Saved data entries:
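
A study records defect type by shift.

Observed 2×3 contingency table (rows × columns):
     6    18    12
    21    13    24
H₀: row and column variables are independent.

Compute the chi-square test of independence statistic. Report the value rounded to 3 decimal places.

test statistic = 8.454

Row totals [36, 58], col totals [27, 31, 36], n=94
χ² = (6−10.34)²/10.34 + (18−11.87)²/11.87 + (12−13.79)²/13.79 + (21−16.66)²/16.66 + (13−19.13)²/19.13 + (24−22.21)²/22.21 = 8.4539
df = 2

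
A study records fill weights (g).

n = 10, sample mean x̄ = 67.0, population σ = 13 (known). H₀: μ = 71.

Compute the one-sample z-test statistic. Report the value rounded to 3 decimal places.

test statistic = -0.973

SE = σ/√n = 13/√10 = 4.1110
z = (x̄−μ₀)/SE = (67.0−71)/4.1110 = -0.9730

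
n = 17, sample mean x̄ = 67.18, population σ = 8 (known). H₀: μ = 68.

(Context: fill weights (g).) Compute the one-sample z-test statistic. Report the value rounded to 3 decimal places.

SE = σ/√n = 8/√17 = 1.9403
z = (x̄−μ₀)/SE = (67.18−68)/1.9403 = -0.4226

test statistic = -0.423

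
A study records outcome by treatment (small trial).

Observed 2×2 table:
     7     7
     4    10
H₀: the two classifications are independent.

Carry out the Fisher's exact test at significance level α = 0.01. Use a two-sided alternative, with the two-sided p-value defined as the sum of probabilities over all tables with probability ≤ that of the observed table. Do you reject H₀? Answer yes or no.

Margins: r₁=14, r₂=14, c₁=11, c₂=17, n=28
p_obs = C(14,7)·C(14,4)/C(28,11); sum pmf over tables with pmf ≤ p_obs
p-value (two-sided) = 0.44007
At α=0.01: p ≥ α → fail to reject H₀

reject H₀: no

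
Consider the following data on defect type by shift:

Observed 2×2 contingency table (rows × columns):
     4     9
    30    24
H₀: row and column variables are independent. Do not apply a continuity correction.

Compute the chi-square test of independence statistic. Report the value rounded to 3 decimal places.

test statistic = 2.575

Row totals [13, 54], col totals [34, 33], n=67
χ² = (4−6.60)²/6.60 + (9−6.40)²/6.40 + (30−27.40)²/27.40 + (24−26.60)²/26.60 = 2.5754
df = 1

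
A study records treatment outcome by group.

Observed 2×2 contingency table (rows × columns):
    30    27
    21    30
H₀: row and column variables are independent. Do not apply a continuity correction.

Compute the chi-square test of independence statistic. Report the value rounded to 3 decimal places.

Row totals [57, 51], col totals [51, 57], n=108
χ² = (30−26.92)²/26.92 + (27−30.08)²/30.08 + (21−24.08)²/24.08 + (30−26.92)²/26.92 = 1.4172
df = 1

test statistic = 1.417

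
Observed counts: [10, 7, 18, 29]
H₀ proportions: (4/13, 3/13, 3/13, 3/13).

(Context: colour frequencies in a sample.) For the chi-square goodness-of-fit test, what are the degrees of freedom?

df = k − 1 = 4 − 1 = 3

degrees of freedom = 3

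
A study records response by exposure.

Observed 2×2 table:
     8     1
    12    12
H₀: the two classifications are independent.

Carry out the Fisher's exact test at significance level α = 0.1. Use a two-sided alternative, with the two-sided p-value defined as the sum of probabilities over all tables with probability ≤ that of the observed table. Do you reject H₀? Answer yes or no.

Margins: r₁=9, r₂=24, c₁=20, c₂=13, n=33
p_obs = C(9,8)·C(24,12)/C(33,20); sum pmf over tables with pmf ≤ p_obs
p-value (two-sided) = 0.05596
At α=0.1: p < α → reject H₀

reject H₀: yes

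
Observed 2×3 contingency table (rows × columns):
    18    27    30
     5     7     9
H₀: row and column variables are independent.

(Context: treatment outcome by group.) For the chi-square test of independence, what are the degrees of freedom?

df = (r−1)(c−1) = (2−1)·(3−1) = 2

degrees of freedom = 2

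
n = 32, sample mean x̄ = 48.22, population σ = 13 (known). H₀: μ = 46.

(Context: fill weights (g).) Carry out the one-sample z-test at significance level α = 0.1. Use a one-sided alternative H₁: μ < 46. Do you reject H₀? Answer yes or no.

SE = σ/√n = 13/√32 = 2.2981
z = (x̄−μ₀)/SE = (48.22−46)/2.2981 = 0.9660
p-value (one-sided, H₁ less) = 0.83298
At α=0.1: p ≥ α → fail to reject H₀

reject H₀: no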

§ **Task**:
The answer is a count and nothing more: lines above that contain "defect".

§ **Answer below**:
2